- Opening Delimiter -

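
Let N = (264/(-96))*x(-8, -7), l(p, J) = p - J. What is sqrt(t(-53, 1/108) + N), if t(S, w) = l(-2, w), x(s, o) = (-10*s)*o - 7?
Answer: sqrt(504546)/18 ≈ 39.462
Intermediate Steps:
x(s, o) = -7 - 10*o*s (x(s, o) = -10*o*s - 7 = -7 - 10*o*s)
t(S, w) = -2 - w
N = 6237/4 (N = (264/(-96))*(-7 - 10*(-7)*(-8)) = (264*(-1/96))*(-7 - 560) = -11/4*(-567) = 6237/4 ≈ 1559.3)
sqrt(t(-53, 1/108) + N) = sqrt((-2 - 1/108) + 6237/4) = sqrt(-217/108 + 6237/4) = sqrt(84091/54) = sqrt(504546)/18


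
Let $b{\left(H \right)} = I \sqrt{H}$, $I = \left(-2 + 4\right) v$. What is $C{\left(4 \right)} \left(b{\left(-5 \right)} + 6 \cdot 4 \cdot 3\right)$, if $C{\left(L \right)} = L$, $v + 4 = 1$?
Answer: $288 - 24 i \sqrt{5} \approx 288.0 - 53.666 i$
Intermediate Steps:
$v = -3$ ($v = -4 + 1 = -3$)
$I = -6$ ($I = \left(-2 + 4\right) \left(-3\right) = 2 \left(-3\right) = -6$)
$b{\left(H \right)} = - 6 \sqrt{H}$
$C{\left(4 \right)} \left(b{\left(-5 \right)} + 6 \cdot 4 \cdot 3\right) = 4 \left(- 6 \sqrt{-5} + 6 \cdot 4 \cdot 3\right) = 4 \left(- 6 i \sqrt{5} + 24 \cdot 3\right) = 4 \left(- 6 i \sqrt{5} + 72\right) = 4 \left(72 - 6 i \sqrt{5}\right) = 288 - 24 i \sqrt{5}$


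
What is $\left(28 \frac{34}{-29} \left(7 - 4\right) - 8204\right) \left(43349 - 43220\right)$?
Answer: $- \frac{31059588}{29} \approx -1.071 \cdot 10^{6}$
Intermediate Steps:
$\left(28 \frac{34}{-29} \left(7 - 4\right) - 8204\right) \left(43349 - 43220\right) = \left(28 \cdot 34 \left(- \frac{1}{29}\right) \left(7 - 4\right) - 8204\right) 129 = \left(28 \left(- \frac{34}{29}\right) 3 - 8204\right) 129 = \left(\left(- \frac{952}{29}\right) 3 - 8204\right) 129 = \left(- \frac{2856}{29} - 8204\right) 129 = \left(- \frac{240772}{29}\right) 129 = - \frac{31059588}{29}$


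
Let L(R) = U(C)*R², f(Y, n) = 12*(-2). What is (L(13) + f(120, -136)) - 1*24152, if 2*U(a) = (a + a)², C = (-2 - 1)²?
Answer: 3202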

- Closing Delimiter -

**Problem description**. Retype the data exactly.

**Task answer**.
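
Let N = (264/(-96))*x(-8, -7), l(p, J) = p - J. What is sqrt(t(-53, 1/108) + N), if t(S, w) = l(-2, w), x(s, o) = (-10*s)*o - 7?
Answer: sqrt(504546)/18 ≈ 39.462
Intermediate Steps:
x(s, o) = -7 - 10*o*s (x(s, o) = -10*o*s - 7 = -7 - 10*o*s)
t(S, w) = -2 - w
N = 6237/4 (N = (264/(-96))*(-7 - 10*(-7)*(-8)) = (264*(-1/96))*(-7 - 560) = -11/4*(-567) = 6237/4 ≈ 1559.3)
sqrt(t(-53, 1/108) + N) = sqrt((-2 - 1/108) + 6237/4) = sqrt(-217/108 + 6237/4) = sqrt(84091/54) = sqrt(504546)/18


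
Let $b{\left(H \right)} = I \sqrt{H}$, $I = \left(-2 + 4\right) v$. What is $C{\left(4 \right)} \left(b{\left(-5 \right)} + 6 \cdot 4 \cdot 3\right)$, if $C{\left(L \right)} = L$, $v + 4 = 1$?
Answer: $288 - 24 i \sqrt{5} \approx 288.0 - 53.666 i$
Intermediate Steps:
$v = -3$ ($v = -4 + 1 = -3$)
$I = -6$ ($I = \left(-2 + 4\right) \left(-3\right) = 2 \left(-3\right) = -6$)
$b{\left(H \right)} = - 6 \sqrt{H}$
$C{\left(4 \right)} \left(b{\left(-5 \right)} + 6 \cdot 4 \cdot 3\right) = 4 \left(- 6 \sqrt{-5} + 6 \cdot 4 \cdot 3\right) = 4 \left(- 6 i \sqrt{5} + 24 \cdot 3\right) = 4 \left(- 6 i \sqrt{5} + 72\right) = 4 \left(72 - 6 i \sqrt{5}\right) = 288 - 24 i \sqrt{5}$


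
What is $\left(28 \frac{34}{-29} \left(7 - 4\right) - 8204\right) \left(43349 - 43220\right)$?
Answer: $- \frac{31059588}{29} \approx -1.071 \cdot 10^{6}$
Intermediate Steps:
$\left(28 \frac{34}{-29} \left(7 - 4\right) - 8204\right) \left(43349 - 43220\right) = \left(28 \cdot 34 \left(- \frac{1}{29}\right) \left(7 - 4\right) - 8204\right) 129 = \left(28 \left(- \frac{34}{29}\right) 3 - 8204\right) 129 = \left(\left(- \frac{952}{29}\right) 3 - 8204\right) 129 = \left(- \frac{2856}{29} - 8204\right) 129 = \left(- \frac{240772}{29}\right) 129 = - \frac{31059588}{29}$


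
Let L(R) = U(C)*R², f(Y, n) = 12*(-2). What is (L(13) + f(120, -136)) - 1*24152, if 2*U(a) = (a + a)², C = (-2 - 1)²?
Answer: 3202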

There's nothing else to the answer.